Copy each line below containing "geometry".

[[ Input data open ]]

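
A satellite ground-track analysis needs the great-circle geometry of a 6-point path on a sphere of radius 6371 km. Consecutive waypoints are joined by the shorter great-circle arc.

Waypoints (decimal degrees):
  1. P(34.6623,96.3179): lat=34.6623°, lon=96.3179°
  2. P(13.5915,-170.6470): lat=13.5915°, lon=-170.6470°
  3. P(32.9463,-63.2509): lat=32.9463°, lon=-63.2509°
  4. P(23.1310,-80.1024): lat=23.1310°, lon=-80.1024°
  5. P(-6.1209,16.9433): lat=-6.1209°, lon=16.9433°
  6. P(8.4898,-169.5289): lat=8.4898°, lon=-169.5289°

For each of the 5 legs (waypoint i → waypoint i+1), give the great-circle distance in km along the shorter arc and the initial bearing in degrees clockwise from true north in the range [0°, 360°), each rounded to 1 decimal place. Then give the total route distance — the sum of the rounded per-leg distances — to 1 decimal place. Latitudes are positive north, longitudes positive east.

Leg 1: dist=9424.9 km, bearing=77.1°
Leg 2: dist=10748.7 km, bearing=53.7°
Leg 3: dist=1977.3 km, bearing=240.8°
Leg 4: dist=10992.9 km, bearing=92.9°
Leg 5: dist=19254.3 km, bearing=69.4°
Total: 52398.1 km

Leg 1: φ1=0.6049713, φ2=0.2372164, Δφ=-0.3677548, Δλ=-4.6594165 rad; a=sin²(Δφ/2)+cosφ1·cosφ2·sin²(Δλ/2)=0.4543392663; c=2·atan2(√a, √(1-a))=1.479347450; dist=6371·c=9424.923 ≈ 9424.9 km; running total=9424.9 km
Leg 1 bearing: y=sinΔλ·cosφ2=0.97063244, x=cosφ1·sinφ2-sinφ1·cosφ2·cosΔλ=0.22256022; θ=atan2(y, x)=77.0857° ≈ 77.1°
Leg 2: φ1=0.2372164, φ2=0.5750214, Δφ=0.3378050, Δλ=1.8744155 rad; a=sin²(Δφ/2)+cosφ1·cosφ2·sin²(Δλ/2)=0.5580321937; c=2·atan2(√a, √(1-a))=1.687122889; dist=6371·c=10748.660 ≈ 10748.7 km; running total=20173.6 km
Leg 2 bearing: y=sinΔλ·cosφ2=0.80079711, x=cosφ1·sinφ2-sinφ1·cosφ2·cosΔλ=0.58758238; θ=atan2(y, x)=53.7308° ≈ 53.7°
Leg 3: φ1=0.5750214, φ2=0.4037121, Δφ=-0.1713093, Δλ=-0.2941142 rad; a=sin²(Δφ/2)+cosφ1·cosφ2·sin²(Δλ/2)=0.0238878470; c=2·atan2(√a, √(1-a))=0.310357974; dist=6371·c=1977.291 ≈ 1977.3 km; running total=22150.9 km
Leg 3 bearing: y=sinΔλ·cosφ2=-0.26658747, x=cosφ1·sinφ2-sinφ1·cosφ2·cosΔλ=-0.14899662; θ=atan2(y, x)=-119.2010° <0 so +360° → 240.7990° ≈ 240.8°
Leg 4: φ1=0.4037121, φ2=-0.1068299, Δφ=-0.5105420, Δλ=1.6937670 rad; a=sin²(Δφ/2)+cosφ1·cosφ2·sin²(Δλ/2)=0.5770218930; c=2·atan2(√a, √(1-a))=1.725455942; dist=6371·c=10992.880 ≈ 10992.9 km; running total=33143.8 km
Leg 4 bearing: y=sinΔλ·cosφ2=0.98679080, x=cosφ1·sinφ2-sinφ1·cosφ2·cosΔλ=-0.05014416; θ=atan2(y, x)=92.9090° ≈ 92.9°
Leg 5: φ1=-0.1068299, φ2=0.1481750, Δφ=0.2550048, Δλ=-3.2545539 rad; a=sin²(Δφ/2)+cosφ1·cosφ2·sin²(Δλ/2)=0.9964389257; c=2·atan2(√a, √(1-a))=3.022172230; dist=6371·c=19254.259 ≈ 19254.3 km; running total=52398.1 km
Leg 5 bearing: y=sinΔλ·cosφ2=0.11148594, x=cosφ1·sinφ2-sinφ1·cosφ2·cosΔλ=0.04200545; θ=atan2(y, x)=69.3547° ≈ 69.4°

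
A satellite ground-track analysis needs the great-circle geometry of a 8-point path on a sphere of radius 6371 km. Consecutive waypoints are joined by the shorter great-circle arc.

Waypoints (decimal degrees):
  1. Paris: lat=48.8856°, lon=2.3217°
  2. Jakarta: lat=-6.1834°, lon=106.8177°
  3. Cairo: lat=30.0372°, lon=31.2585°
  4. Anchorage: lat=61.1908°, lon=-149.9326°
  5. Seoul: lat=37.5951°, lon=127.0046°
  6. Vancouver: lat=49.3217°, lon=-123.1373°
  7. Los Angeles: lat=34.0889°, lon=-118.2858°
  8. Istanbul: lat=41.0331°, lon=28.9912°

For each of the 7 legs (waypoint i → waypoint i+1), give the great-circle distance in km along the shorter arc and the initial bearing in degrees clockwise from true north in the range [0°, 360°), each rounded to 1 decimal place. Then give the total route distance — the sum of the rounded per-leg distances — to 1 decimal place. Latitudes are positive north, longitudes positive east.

Leg 1: dist=11583.1 km, bearing=83.1°
Leg 2: dist=8979.2 km, bearing=301.9°
Leg 3: dist=9870.4 km, bearing=0.6°
Leg 4: dist=6060.3 km, bearing=285.0°
Leg 5: dist=8151.4 km, bearing=39.8°
Leg 6: dist=1740.1 km, bearing=165.0°
Leg 7: dist=11015.9 km, bearing=24.4°
Total: 57400.4 km

Leg 1: φ1=0.8532147, φ2=-0.1079207, Δφ=-0.9611354, Δλ=1.8237993 rad; a=sin²(Δφ/2)+cosφ1·cosφ2·sin²(Δλ/2)=0.6223942544; c=2·atan2(√a, √(1-a))=1.818097886; dist=6371·c=11583.102 ≈ 11583.1 km; running total=11583.1 km
Leg 1 bearing: y=sinΔλ·cosφ2=0.96253254, x=cosφ1·sinφ2-sinφ1·cosφ2·cosΔλ=0.11666061; θ=atan2(y, x)=83.0894° ≈ 83.1°
Leg 2: φ1=-0.1079207, φ2=0.5242480, Δφ=0.6321687, Δλ=-1.3187568 rad; a=sin²(Δφ/2)+cosφ1·cosφ2·sin²(Δλ/2)=0.4196420914; c=2·atan2(√a, √(1-a))=1.409380472; dist=6371·c=8979.163 ≈ 8979.2 km; running total=20562.3 km
Leg 2 bearing: y=sinΔλ·cosφ2=-0.83834949, x=cosφ1·sinφ2-sinφ1·cosφ2·cosΔλ=0.52090359; θ=atan2(y, x)=-58.1455° <0 so +360° → 301.8545° ≈ 301.9°
Leg 3: φ1=0.5242480, φ2=1.0679809, Δφ=0.5437329, Δλ=-3.1623813 rad; a=sin²(Δφ/2)+cosφ1·cosφ2·sin²(Δλ/2)=0.4892394280; c=2·atan2(√a, √(1-a))=1.549273521; dist=6371·c=9870.422 ≈ 9870.4 km; running total=30432.7 km
Leg 3 bearing: y=sinΔλ·cosφ2=0.01001720, x=cosφ1·sinφ2-sinφ1·cosφ2·cosΔλ=0.99971821; θ=atan2(y, x)=0.5741° ≈ 0.6°
Leg 4: φ1=1.0679809, φ2=0.6561583, Δφ=-0.4118227, Δλ=4.8334660 rad; a=sin²(Δφ/2)+cosφ1·cosφ2·sin²(Δλ/2)=0.2096574694; c=2·atan2(√a, √(1-a))=0.951226423; dist=6371·c=6060.264 ≈ 6060.3 km; running total=36493.0 km
Leg 4 bearing: y=sinΔλ·cosφ2=-0.78654119, x=cosφ1·sinφ2-sinφ1·cosφ2·cosΔλ=0.21013761; θ=atan2(y, x)=-75.0418° <0 so +360° → 284.9582° ≈ 285.0°
Leg 5: φ1=0.6561583, φ2=0.8608261, Δφ=0.2046678, Δλ=-4.3657998 rad; a=sin²(Δφ/2)+cosφ1·cosφ2·sin²(Δλ/2)=0.3563825284; c=2·atan2(√a, √(1-a))=1.279457445; dist=6371·c=8151.423 ≈ 8151.4 km; running total=44644.4 km
Leg 5 bearing: y=sinΔλ·cosφ2=0.61305244, x=cosφ1·sinφ2-sinφ1·cosφ2·cosΔλ=0.73597744; θ=atan2(y, x)=39.7935° ≈ 39.8°
Leg 6: φ1=0.8608261, φ2=0.5949635, Δφ=-0.2658625, Δλ=0.0846746 rad; a=sin²(Δφ/2)+cosφ1·cosφ2·sin²(Δλ/2)=0.0185338829; c=2·atan2(√a, √(1-a))=0.273126564; dist=6371·c=1740.089 ≈ 1740.1 km; running total=46384.5 km
Leg 6 bearing: y=sinΔλ·cosφ2=0.07004115, x=cosφ1·sinφ2-sinφ1·cosφ2·cosΔλ=-0.26049136; θ=atan2(y, x)=164.9502° ≈ 165.0°
Leg 7: φ1=0.5949635, φ2=0.7161627, Δφ=0.1211992, Δλ=2.5704686 rad; a=sin²(Δφ/2)+cosφ1·cosφ2·sin²(Δλ/2)=0.5788079548; c=2·atan2(√a, √(1-a))=1.729072244; dist=6371·c=11015.919 ≈ 11015.9 km; running total=57400.4 km
Leg 7 bearing: y=sinΔλ·cosφ2=0.40777451, x=cosφ1·sinφ2-sinφ1·cosφ2·cosΔλ=0.89937599; θ=atan2(y, x)=24.3894° ≈ 24.4°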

[[ Input data closed ]]

Written reply >>
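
A satellite ground-track analysis needs the great-circle geometry of a 6-point path on a sphere of radius 6371 km. Consecutive waypoints are joined by the shorter great-circle arc.
A satellite ground-track analysis needs the great-circle geometry of a 8-point path on a sphere of radius 6371 km. Consecutive waypoints are joined by the shorter great-circle arc.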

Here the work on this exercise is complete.